Dataset entries:
════════════════
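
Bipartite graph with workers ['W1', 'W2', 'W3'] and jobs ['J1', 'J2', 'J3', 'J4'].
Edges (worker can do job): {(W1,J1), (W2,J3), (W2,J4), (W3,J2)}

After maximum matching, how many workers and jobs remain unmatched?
Unmatched: 0 workers, 1 jobs

Maximum matching size: 3
Workers: 3 total, 3 matched, 0 unmatched
Jobs: 4 total, 3 matched, 1 unmatched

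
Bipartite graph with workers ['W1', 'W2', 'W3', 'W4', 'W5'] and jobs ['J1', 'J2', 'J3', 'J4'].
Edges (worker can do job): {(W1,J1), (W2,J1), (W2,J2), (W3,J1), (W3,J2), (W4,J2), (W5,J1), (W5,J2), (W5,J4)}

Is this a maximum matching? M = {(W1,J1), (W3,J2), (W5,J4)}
Yes, size 3 is maximum

Proposed matching has size 3.
Maximum matching size for this graph: 3.

This is a maximum matching.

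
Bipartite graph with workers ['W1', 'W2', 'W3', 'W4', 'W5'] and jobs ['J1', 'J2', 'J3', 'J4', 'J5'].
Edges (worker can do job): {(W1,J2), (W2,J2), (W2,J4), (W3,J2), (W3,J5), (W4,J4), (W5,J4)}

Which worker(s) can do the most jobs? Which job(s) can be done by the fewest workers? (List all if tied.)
Most versatile: W2, W3 (2 jobs); Least covered: J1, J3 (0 workers)

Worker degrees (jobs they can do): W1:1, W2:2, W3:2, W4:1, W5:1
Job degrees (workers who can do it): J1:0, J2:3, J3:0, J4:3, J5:1

Maximum worker degree is 2, achieved by: W2, W3
Minimum job degree is 0, achieved by: J1, J3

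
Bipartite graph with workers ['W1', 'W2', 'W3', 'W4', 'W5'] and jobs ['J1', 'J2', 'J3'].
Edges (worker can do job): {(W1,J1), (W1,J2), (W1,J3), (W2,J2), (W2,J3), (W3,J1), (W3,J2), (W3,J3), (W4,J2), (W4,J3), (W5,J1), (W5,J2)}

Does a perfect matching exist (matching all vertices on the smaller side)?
Yes, perfect matching exists (size 3)

Perfect matching: {(W3,J3), (W4,J2), (W5,J1)}
All 3 vertices on the smaller side are matched.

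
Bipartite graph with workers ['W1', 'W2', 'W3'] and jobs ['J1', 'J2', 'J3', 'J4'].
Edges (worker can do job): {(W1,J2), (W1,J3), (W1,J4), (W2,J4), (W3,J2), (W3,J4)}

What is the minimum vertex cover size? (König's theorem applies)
Minimum vertex cover size = 3

By König's theorem: in bipartite graphs,
min vertex cover = max matching = 3

Maximum matching has size 3, so minimum vertex cover also has size 3.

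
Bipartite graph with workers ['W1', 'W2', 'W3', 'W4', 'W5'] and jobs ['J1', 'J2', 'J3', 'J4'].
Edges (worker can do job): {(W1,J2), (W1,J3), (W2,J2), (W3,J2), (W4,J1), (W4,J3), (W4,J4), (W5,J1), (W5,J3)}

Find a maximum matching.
Matching: {(W1,J3), (W3,J2), (W4,J4), (W5,J1)}

Maximum matching (size 4):
  W1 → J3
  W3 → J2
  W4 → J4
  W5 → J1

Each worker is assigned to at most one job, and each job to at most one worker.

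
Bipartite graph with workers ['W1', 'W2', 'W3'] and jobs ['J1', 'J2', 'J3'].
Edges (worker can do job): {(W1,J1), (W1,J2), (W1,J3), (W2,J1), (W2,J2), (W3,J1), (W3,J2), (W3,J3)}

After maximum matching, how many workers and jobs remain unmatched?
Unmatched: 0 workers, 0 jobs

Maximum matching size: 3
Workers: 3 total, 3 matched, 0 unmatched
Jobs: 3 total, 3 matched, 0 unmatched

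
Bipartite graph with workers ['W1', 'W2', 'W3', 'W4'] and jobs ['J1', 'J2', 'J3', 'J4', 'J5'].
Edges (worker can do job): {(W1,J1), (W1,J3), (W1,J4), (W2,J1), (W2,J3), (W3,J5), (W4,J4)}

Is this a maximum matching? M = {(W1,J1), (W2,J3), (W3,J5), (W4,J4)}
Yes, size 4 is maximum

Proposed matching has size 4.
Maximum matching size for this graph: 4.

This is a maximum matching.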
════════════════
Your instructions: Starting at the line that contains "What is the", reproduce each line through the end of the records exactly, both ends included.

Reply to the exercise:
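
What is the minimum vertex cover size? (König's theorem applies)
Minimum vertex cover size = 3

By König's theorem: in bipartite graphs,
min vertex cover = max matching = 3

Maximum matching has size 3, so minimum vertex cover also has size 3.

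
Bipartite graph with workers ['W1', 'W2', 'W3', 'W4', 'W5'] and jobs ['J1', 'J2', 'J3', 'J4'].
Edges (worker can do job): {(W1,J2), (W1,J3), (W2,J2), (W3,J2), (W4,J1), (W4,J3), (W4,J4), (W5,J1), (W5,J3)}

Find a maximum matching.
Matching: {(W1,J3), (W3,J2), (W4,J4), (W5,J1)}

Maximum matching (size 4):
  W1 → J3
  W3 → J2
  W4 → J4
  W5 → J1

Each worker is assigned to at most one job, and each job to at most one worker.

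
Bipartite graph with workers ['W1', 'W2', 'W3'] and jobs ['J1', 'J2', 'J3'].
Edges (worker can do job): {(W1,J1), (W1,J2), (W1,J3), (W2,J1), (W2,J2), (W3,J1), (W3,J2), (W3,J3)}

After maximum matching, how many workers and jobs remain unmatched?
Unmatched: 0 workers, 0 jobs

Maximum matching size: 3
Workers: 3 total, 3 matched, 0 unmatched
Jobs: 3 total, 3 matched, 0 unmatched

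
Bipartite graph with workers ['W1', 'W2', 'W3', 'W4'] and jobs ['J1', 'J2', 'J3', 'J4', 'J5'].
Edges (worker can do job): {(W1,J1), (W1,J3), (W1,J4), (W2,J1), (W2,J3), (W3,J5), (W4,J4)}

Is this a maximum matching? M = {(W1,J1), (W2,J3), (W3,J5), (W4,J4)}
Yes, size 4 is maximum

Proposed matching has size 4.
Maximum matching size for this graph: 4.

This is a maximum matching.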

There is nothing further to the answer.